§ **Task description**: When you reach the line in the data below that contains "(-6 + 12) / ((104", please start repeating lines exactly, and stop after the line that contains "((9 / 16)* (-44)) / (-40)=99 / 160=0.62", repeating nothing else.

Saved data entries
···

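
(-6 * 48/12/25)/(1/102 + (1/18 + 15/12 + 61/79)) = -1160352/2523175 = -0.46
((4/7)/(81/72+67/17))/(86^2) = 136/8917727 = 0.00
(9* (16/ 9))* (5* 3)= 240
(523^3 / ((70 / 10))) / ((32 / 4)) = 143055667 / 56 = 2554565.48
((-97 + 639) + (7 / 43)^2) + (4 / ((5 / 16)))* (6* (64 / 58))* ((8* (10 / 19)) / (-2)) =370451961 / 1018799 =363.62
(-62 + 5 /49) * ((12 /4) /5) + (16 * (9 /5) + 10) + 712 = 174847 /245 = 713.66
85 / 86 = 0.99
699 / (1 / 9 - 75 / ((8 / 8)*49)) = -308259 / 626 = -492.43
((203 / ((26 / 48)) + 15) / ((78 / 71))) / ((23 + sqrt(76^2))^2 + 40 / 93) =11152467 / 308098154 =0.04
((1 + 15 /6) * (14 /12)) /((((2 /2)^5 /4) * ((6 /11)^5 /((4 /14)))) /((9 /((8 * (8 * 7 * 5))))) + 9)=7891499 /37714788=0.21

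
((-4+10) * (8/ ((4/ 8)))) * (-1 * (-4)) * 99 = 38016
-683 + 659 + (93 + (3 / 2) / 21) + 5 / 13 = 12641 / 182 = 69.46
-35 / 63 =-5 / 9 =-0.56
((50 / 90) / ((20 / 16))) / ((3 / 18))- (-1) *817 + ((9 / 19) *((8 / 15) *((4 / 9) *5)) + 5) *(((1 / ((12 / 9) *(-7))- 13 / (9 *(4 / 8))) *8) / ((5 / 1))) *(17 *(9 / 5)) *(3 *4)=-17894501 / 1995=-8969.67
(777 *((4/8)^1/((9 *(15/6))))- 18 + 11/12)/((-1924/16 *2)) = -11/14430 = -0.00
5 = 5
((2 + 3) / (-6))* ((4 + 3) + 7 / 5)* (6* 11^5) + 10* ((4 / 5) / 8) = -6764141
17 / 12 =1.42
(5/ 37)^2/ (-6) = -25/ 8214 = -0.00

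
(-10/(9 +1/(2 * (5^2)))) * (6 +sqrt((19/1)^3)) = -9500 * sqrt(19)/451- 3000/451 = -98.47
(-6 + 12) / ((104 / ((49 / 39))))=49 / 676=0.07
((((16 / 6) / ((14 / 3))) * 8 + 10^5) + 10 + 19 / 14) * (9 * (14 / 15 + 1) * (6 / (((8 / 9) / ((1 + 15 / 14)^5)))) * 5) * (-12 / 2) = -202391126685141669 / 15059072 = -13439813999.50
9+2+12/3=15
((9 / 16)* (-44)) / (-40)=99 / 160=0.62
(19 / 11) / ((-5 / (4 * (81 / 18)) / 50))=-3420 / 11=-310.91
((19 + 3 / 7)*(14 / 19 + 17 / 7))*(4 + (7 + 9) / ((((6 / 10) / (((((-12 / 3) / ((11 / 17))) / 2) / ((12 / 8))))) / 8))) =-2469107744 / 92169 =-26788.92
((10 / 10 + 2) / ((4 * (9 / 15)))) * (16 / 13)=20 / 13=1.54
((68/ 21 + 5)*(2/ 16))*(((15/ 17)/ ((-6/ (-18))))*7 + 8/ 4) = 60377/ 2856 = 21.14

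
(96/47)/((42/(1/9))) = 0.01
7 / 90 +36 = 3247 / 90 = 36.08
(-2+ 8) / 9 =0.67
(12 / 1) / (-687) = -4 / 229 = -0.02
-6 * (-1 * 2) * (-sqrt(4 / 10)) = -12 * sqrt(10) / 5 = -7.59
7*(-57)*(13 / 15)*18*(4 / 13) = -9576 / 5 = -1915.20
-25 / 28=-0.89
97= 97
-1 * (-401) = 401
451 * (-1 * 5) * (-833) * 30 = 56352450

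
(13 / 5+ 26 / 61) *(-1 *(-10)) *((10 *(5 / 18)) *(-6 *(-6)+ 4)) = 1846000 / 549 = 3362.48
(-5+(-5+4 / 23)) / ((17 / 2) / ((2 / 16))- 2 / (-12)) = -1356 / 9407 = -0.14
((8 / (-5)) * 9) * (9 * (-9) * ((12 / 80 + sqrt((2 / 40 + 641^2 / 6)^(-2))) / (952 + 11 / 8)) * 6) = 29749568544 / 27015445475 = 1.10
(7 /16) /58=7 /928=0.01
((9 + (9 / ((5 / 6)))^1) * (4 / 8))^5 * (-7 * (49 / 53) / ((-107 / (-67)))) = -218547023367519 / 567100000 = -385376.52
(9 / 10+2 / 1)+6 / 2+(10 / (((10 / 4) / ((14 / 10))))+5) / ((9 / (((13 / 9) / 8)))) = 3961 / 648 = 6.11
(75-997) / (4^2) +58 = 3 / 8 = 0.38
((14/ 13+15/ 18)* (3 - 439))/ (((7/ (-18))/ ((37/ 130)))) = 3605502/ 5915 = 609.55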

···

§ **Your response**:
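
(-6 + 12) / ((104 / ((49 / 39))))=49 / 676=0.07
((((16 / 6) / ((14 / 3))) * 8 + 10^5) + 10 + 19 / 14) * (9 * (14 / 15 + 1) * (6 / (((8 / 9) / ((1 + 15 / 14)^5)))) * 5) * (-12 / 2) = -202391126685141669 / 15059072 = -13439813999.50
9+2+12/3=15
((9 / 16)* (-44)) / (-40)=99 / 160=0.62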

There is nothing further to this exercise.